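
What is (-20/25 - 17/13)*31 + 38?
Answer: -1777/65 ≈ -27.338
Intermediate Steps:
(-20/25 - 17/13)*31 + 38 = (-20*1/25 - 17*1/13)*31 + 38 = (-4/5 - 17/13)*31 + 38 = -137/65*31 + 38 = -4247/65 + 38 = -1777/65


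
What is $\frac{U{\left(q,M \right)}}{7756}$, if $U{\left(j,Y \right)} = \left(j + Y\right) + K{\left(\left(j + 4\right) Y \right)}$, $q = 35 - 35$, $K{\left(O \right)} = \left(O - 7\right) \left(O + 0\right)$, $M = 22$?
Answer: $\frac{3575}{3878} \approx 0.92187$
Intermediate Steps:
$K{\left(O \right)} = O \left(-7 + O\right)$ ($K{\left(O \right)} = \left(-7 + O\right) O = O \left(-7 + O\right)$)
$q = 0$ ($q = 35 - 35 = 0$)
$U{\left(j,Y \right)} = Y + j + Y \left(-7 + Y \left(4 + j\right)\right) \left(4 + j\right)$ ($U{\left(j,Y \right)} = \left(j + Y\right) + \left(j + 4\right) Y \left(-7 + \left(j + 4\right) Y\right) = \left(Y + j\right) + \left(4 + j\right) Y \left(-7 + \left(4 + j\right) Y\right) = \left(Y + j\right) + Y \left(4 + j\right) \left(-7 + Y \left(4 + j\right)\right) = \left(Y + j\right) + Y \left(-7 + Y \left(4 + j\right)\right) \left(4 + j\right) = Y + j + Y \left(-7 + Y \left(4 + j\right)\right) \left(4 + j\right)$)
$\frac{U{\left(q,M \right)}}{7756} = \frac{22 + 0 + 22 \left(-7 + 22 \left(4 + 0\right)\right) \left(4 + 0\right)}{7756} = \left(22 + 0 + 22 \left(-7 + 22 \cdot 4\right) 4\right) \frac{1}{7756} = \left(22 + 0 + 22 \left(-7 + 88\right) 4\right) \frac{1}{7756} = \left(22 + 0 + 22 \cdot 81 \cdot 4\right) \frac{1}{7756} = \left(22 + 0 + 7128\right) \frac{1}{7756} = 7150 \cdot \frac{1}{7756} = \frac{3575}{3878}$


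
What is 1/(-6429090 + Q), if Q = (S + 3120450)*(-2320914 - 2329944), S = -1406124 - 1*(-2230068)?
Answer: -1/18344822819142 ≈ -5.4511e-14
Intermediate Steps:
S = 823944 (S = -1406124 + 2230068 = 823944)
Q = -18344816390052 (Q = (823944 + 3120450)*(-2320914 - 2329944) = 3944394*(-4650858) = -18344816390052)
1/(-6429090 + Q) = 1/(-6429090 - 18344816390052) = 1/(-18344822819142) = -1/18344822819142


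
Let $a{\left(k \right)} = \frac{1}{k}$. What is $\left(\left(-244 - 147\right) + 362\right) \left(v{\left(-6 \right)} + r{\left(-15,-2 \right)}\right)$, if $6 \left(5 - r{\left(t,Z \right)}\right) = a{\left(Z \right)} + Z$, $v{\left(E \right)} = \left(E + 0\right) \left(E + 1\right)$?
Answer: $- \frac{12325}{12} \approx -1027.1$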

* * *

Go through the entries above and pull out each line with "What" in it.

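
What is (-20/25 - 17/13)*31 + 38?
What is $\frac{U{\left(q,M \right)}}{7756}$, if $U{\left(j,Y \right)} = \left(j + Y\right) + K{\left(\left(j + 4\right) Y \right)}$, $q = 35 - 35$, $K{\left(O \right)} = \left(O - 7\right) \left(O + 0\right)$, $M = 22$?
What is 1/(-6429090 + Q), if Q = (S + 3120450)*(-2320914 - 2329944), S = -1406124 - 1*(-2230068)?
Let $a{\left(k \right)} = \frac{1}{k}$. What is $\left(\left(-244 - 147\right) + 362\right) \left(v{\left(-6 \right)} + r{\left(-15,-2 \right)}\right)$, if $6 \left(5 - r{\left(t,Z \right)}\right) = a{\left(Z \right)} + Z$, $v{\left(E \right)} = \left(E + 0\right) \left(E + 1\right)$?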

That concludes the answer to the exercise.